* _What is needed_
Wherever "network" occurs in the entries, copy the line that holds it.

----

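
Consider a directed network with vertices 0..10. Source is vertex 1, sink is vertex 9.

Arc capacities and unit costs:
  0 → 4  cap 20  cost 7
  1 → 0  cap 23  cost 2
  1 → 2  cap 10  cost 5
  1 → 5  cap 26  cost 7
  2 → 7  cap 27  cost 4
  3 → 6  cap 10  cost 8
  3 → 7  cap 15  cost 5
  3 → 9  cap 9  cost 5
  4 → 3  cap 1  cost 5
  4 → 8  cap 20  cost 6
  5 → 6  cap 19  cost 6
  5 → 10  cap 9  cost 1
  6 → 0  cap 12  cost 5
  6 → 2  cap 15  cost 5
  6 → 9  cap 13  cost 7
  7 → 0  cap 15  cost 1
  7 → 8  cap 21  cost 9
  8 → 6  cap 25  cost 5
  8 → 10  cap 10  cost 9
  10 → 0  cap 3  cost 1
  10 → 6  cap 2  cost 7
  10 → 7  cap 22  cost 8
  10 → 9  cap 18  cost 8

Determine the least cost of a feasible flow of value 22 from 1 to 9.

shortest-cost path #1: 1→5→10→9 push 9 @ unit cost 16 (adds 144)
shortest-cost path #2: 1→0→4→3→9 push 1 @ unit cost 19 (adds 19)
shortest-cost path #3: 1→5→6→9 push 12 @ unit cost 20 (adds 240)
total cost = 403

Minimum cost for 22 units: 403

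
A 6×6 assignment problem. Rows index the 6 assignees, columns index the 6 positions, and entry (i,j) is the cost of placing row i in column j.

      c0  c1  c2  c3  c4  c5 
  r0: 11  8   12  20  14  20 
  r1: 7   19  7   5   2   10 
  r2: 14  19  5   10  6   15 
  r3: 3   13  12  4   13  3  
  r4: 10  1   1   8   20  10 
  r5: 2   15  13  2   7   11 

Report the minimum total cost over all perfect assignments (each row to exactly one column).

Minimum assignment cost: 24

optimal assignment: row0→col0 (cost 11), row1→col4 (cost 2), row2→col2 (cost 5), row3→col5 (cost 3), row4→col1 (cost 1), row5→col3 (cost 2)
total = 11 + 2 + 5 + 3 + 1 + 2 = 24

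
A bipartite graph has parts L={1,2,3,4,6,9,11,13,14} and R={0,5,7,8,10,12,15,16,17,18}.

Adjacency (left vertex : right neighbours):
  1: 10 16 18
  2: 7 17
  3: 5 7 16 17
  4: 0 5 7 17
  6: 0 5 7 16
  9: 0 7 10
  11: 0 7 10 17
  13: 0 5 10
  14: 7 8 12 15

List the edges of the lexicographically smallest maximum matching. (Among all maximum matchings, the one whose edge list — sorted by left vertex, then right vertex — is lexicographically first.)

Lex-smallest maximum matching: {(1,18), (2,7), (3,5), (4,0), (6,16), (9,10), (11,17), (14,8)}

|M| = 8 (so the lex-smallest maximum matching has 8 edges)
process left vertices in ascending order; for each, take the smallest-labelled available neighbour that still permits 8 edges overall, or leave it unmatched if none does
lex-smallest matching: {1-18, 2-7, 3-5, 4-0, 6-16, 9-10, 11-17, 14-8}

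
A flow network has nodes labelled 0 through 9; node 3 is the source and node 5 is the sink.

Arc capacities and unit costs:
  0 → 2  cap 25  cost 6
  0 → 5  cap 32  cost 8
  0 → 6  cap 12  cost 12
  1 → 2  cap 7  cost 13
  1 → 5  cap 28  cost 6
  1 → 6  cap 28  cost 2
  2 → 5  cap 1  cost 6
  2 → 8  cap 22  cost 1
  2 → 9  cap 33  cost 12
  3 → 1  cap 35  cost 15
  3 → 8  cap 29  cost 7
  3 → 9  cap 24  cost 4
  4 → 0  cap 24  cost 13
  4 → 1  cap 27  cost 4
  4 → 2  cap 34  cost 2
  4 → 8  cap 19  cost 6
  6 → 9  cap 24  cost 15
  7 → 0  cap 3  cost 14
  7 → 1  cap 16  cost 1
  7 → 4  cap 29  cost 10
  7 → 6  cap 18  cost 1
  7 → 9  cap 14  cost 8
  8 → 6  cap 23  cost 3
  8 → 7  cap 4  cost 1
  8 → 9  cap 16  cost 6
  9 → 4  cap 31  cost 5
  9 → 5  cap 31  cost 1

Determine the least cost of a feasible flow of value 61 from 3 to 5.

Minimum cost for 61 units: 844

shortest-cost path #1: 3→9→5 push 24 @ unit cost 5 (adds 120)
shortest-cost path #2: 3→8→9→5 push 7 @ unit cost 14 (adds 98)
shortest-cost path #3: 3→8→7→1→5 push 4 @ unit cost 15 (adds 60)
shortest-cost path #4: 3→1→5 push 24 @ unit cost 21 (adds 504)
shortest-cost path #5: 3→8→9→4→2→5 push 1 @ unit cost 26 (adds 26)
shortest-cost path #6: 3→1→7→0→5 push 1 @ unit cost 36 (adds 36)
total cost = 844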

----

* _Solution_
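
Consider a directed network with vertices 0..10. Source is vertex 1, sink is vertex 9.
A flow network has nodes labelled 0 through 9; node 3 is the source and node 5 is the sink.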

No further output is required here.